• What to work on: Reproduce the data that follows precisely.

*-*-*

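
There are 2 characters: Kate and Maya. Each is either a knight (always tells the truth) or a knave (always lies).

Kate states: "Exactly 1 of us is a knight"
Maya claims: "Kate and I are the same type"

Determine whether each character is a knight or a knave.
Kate is a knight.
Maya is a knave.

Verification:
- Kate (knight) says "Exactly 1 of us is a knight" - this is TRUE because there are 1 knights.
- Maya (knave) says "Kate and I are the same type" - this is FALSE (a lie) because Maya is a knave and Kate is a knight.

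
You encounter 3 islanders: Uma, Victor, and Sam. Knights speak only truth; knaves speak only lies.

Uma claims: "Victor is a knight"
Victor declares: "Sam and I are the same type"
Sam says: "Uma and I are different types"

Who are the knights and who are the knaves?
Uma is a knave.
Victor is a knave.
Sam is a knight.

Verification:
- Uma (knave) says "Victor is a knight" - this is FALSE (a lie) because Victor is a knave.
- Victor (knave) says "Sam and I are the same type" - this is FALSE (a lie) because Victor is a knave and Sam is a knight.
- Sam (knight) says "Uma and I are different types" - this is TRUE because Sam is a knight and Uma is a knave.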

*-*-*

• Written solution:
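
There are 2 characters: Kate and Maya. Each is either a knight (always tells the truth) or a knave (always lies).

Kate states: "Exactly 1 of us is a knight"
Maya claims: "Kate and I are the same type"

Determine whether each character is a knight or a knave.
Kate is a knight.
Maya is a knave.

Verification:
- Kate (knight) says "Exactly 1 of us is a knight" - this is TRUE because there are 1 knights.
- Maya (knave) says "Kate and I are the same type" - this is FALSE (a lie) because Maya is a knave and Kate is a knight.

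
You encounter 3 islanders: Uma, Victor, and Sam. Knights speak only truth; knaves speak only lies.

Uma claims: "Victor is a knight"
Victor declares: "Sam and I are the same type"
Sam says: "Uma and I are different types"

Who are the knights and who are the knaves?
Uma is a knave.
Victor is a knave.
Sam is a knight.

Verification:
- Uma (knave) says "Victor is a knight" - this is FALSE (a lie) because Victor is a knave.
- Victor (knave) says "Sam and I are the same type" - this is FALSE (a lie) because Victor is a knave and Sam is a knight.
- Sam (knight) says "Uma and I are different types" - this is TRUE because Sam is a knight and Uma is a knave.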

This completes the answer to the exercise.